- AIM OF THE TASK
Below are the records; restate word for word the lines from the first through the one containing "Roll the population forward 3 periods. In", and only those.

- INFORMATION
--
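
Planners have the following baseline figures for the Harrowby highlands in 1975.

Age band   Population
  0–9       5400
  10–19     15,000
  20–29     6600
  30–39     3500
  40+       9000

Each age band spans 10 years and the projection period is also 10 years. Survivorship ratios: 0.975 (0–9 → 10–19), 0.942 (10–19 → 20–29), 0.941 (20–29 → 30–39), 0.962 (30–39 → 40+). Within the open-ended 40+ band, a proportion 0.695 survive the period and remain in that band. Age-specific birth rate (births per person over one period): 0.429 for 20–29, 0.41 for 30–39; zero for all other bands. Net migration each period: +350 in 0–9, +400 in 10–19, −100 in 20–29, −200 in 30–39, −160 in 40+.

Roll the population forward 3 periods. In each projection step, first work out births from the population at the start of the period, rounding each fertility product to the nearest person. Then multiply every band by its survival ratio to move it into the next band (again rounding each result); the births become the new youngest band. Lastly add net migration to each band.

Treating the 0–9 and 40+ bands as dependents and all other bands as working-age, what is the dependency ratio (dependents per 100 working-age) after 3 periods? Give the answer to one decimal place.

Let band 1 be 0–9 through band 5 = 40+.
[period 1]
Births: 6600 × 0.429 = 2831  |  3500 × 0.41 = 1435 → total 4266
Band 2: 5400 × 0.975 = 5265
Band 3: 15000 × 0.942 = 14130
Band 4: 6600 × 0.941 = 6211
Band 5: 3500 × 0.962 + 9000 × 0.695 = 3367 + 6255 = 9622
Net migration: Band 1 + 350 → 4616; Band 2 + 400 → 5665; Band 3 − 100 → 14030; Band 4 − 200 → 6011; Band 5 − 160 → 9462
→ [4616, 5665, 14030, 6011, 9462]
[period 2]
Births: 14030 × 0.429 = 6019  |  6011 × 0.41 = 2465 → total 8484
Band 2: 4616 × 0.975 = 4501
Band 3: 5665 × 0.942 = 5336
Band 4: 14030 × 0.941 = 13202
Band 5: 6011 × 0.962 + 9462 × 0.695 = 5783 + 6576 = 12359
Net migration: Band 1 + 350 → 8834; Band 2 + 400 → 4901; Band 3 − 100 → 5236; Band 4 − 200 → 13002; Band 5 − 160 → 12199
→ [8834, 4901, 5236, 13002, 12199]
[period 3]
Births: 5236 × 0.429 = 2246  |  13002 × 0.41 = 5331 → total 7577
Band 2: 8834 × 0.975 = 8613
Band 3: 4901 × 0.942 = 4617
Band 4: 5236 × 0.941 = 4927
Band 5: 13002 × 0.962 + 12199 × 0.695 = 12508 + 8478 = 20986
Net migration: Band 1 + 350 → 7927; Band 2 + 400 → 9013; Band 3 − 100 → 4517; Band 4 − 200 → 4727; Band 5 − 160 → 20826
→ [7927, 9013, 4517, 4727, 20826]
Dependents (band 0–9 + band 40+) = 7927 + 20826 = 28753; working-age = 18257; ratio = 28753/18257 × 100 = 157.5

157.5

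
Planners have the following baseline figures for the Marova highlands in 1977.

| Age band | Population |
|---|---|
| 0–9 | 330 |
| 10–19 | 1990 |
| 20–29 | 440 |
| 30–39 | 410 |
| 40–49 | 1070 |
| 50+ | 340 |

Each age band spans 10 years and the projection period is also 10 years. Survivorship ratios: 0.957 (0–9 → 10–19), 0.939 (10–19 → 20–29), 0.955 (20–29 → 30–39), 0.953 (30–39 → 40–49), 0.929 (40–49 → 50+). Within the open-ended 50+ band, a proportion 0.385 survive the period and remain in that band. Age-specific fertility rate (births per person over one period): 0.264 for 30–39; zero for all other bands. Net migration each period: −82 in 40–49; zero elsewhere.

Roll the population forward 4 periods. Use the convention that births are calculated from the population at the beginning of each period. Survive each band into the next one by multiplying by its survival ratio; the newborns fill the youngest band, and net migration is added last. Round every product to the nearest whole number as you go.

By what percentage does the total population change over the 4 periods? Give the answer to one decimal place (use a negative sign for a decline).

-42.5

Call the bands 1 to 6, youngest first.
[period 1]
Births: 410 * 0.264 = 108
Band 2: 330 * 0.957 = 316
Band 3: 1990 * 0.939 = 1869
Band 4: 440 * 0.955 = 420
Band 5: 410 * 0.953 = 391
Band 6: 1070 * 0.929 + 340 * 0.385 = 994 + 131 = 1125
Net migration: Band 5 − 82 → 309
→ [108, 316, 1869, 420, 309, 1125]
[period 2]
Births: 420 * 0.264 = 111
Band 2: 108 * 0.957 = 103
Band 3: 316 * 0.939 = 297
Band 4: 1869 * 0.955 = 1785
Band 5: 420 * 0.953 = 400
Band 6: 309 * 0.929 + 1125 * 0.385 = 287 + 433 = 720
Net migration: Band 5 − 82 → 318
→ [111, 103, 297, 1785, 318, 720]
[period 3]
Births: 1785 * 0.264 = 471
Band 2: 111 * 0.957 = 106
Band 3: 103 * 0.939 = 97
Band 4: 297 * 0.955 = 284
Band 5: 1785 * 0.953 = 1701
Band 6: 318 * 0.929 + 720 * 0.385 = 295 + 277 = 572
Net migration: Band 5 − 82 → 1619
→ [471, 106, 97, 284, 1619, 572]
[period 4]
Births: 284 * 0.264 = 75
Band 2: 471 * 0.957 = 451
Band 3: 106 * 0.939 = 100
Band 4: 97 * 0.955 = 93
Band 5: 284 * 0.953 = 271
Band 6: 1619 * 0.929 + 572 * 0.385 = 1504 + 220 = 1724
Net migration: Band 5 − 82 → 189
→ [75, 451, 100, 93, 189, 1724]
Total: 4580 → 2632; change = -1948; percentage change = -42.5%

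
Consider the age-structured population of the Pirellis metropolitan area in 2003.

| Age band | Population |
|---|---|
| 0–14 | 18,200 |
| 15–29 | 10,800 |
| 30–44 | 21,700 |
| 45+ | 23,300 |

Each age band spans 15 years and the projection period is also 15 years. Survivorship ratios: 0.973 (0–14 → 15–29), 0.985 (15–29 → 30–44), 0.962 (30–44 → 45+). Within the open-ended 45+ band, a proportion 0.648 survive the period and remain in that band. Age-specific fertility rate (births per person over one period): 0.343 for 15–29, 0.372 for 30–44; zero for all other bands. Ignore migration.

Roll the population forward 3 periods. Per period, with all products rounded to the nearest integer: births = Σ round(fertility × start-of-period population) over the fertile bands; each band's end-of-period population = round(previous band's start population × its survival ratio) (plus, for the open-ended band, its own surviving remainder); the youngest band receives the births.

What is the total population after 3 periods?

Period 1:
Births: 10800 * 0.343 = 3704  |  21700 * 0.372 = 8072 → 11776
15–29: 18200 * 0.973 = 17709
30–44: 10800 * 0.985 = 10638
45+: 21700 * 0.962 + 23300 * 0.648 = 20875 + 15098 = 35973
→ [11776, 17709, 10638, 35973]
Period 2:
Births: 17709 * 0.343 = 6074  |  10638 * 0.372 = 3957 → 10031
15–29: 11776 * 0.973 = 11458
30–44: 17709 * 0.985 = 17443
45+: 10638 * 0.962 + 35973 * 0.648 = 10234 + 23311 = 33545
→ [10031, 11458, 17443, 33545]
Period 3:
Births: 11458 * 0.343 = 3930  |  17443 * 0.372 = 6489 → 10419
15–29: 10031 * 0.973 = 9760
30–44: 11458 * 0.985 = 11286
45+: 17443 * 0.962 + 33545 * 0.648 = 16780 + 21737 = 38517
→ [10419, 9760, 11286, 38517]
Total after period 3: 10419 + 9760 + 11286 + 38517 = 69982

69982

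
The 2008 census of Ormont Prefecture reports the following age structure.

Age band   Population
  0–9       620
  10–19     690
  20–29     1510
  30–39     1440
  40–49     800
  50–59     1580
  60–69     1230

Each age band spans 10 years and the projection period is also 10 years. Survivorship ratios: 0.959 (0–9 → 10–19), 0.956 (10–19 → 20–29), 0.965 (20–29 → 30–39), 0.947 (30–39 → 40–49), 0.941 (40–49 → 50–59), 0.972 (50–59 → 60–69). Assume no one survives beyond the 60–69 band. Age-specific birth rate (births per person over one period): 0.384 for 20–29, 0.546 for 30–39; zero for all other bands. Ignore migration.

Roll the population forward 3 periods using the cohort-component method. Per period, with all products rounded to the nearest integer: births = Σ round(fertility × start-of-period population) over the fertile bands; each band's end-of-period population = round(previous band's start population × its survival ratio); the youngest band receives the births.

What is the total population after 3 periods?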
--
- TASK SOLUTION
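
Planners have the following baseline figures for the Harrowby highlands in 1975.

Age band   Population
  0–9       5400
  10–19     15,000
  20–29     6600
  30–39     3500
  40+       9000

Each age band spans 10 years and the projection period is also 10 years. Survivorship ratios: 0.975 (0–9 → 10–19), 0.942 (10–19 → 20–29), 0.941 (20–29 → 30–39), 0.962 (30–39 → 40+). Within the open-ended 40+ band, a proportion 0.695 survive the period and remain in that band. Age-specific birth rate (births per person over one period): 0.429 for 20–29, 0.41 for 30–39; zero for all other bands. Net migration each period: +350 in 0–9, +400 in 10–19, −100 in 20–29, −200 in 30–39, −160 in 40+.

Roll the population forward 3 periods. In each projection step, first work out births from the population at the start of the period, rounding each fertility product to the nearest person. Then multiply every band by its survival ratio to move it into the next band (again rounding each result); the births become the new youngest band. Lastly add net migration to each band.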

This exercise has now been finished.